▸ WHAT TO DO: The lines to return are those below that contain the word "plasmid".

─── THE DATA

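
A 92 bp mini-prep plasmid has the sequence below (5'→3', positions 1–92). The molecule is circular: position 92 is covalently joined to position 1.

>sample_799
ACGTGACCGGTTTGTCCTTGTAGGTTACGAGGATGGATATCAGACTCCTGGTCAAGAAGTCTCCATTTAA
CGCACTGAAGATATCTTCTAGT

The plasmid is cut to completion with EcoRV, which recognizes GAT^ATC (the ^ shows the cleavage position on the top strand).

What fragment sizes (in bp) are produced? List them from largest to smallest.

48, 44 bp

EcoRV sites (GATATC) start at positions 36, 80.
EcoRV cuts after base 3 of each site, so after positions 38, 82.
Circular molecule, 2 cuts → 2 fragments:
  39–82 → 44 bp
  83–92 then 1–38 → 10 + 38 = 48 bp
Sorted largest to smallest: 48, 44 bp.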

──────

▸ YOUR RESPONSE:
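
A 92 bp mini-prep plasmid has the sequence below (5'→3', positions 1–92). The molecule is circular: position 92 is covalently joined to position 1.
The plasmid is cut to completion with EcoRV, which recognizes GAT^ATC (the ^ shows the cleavage position on the top strand).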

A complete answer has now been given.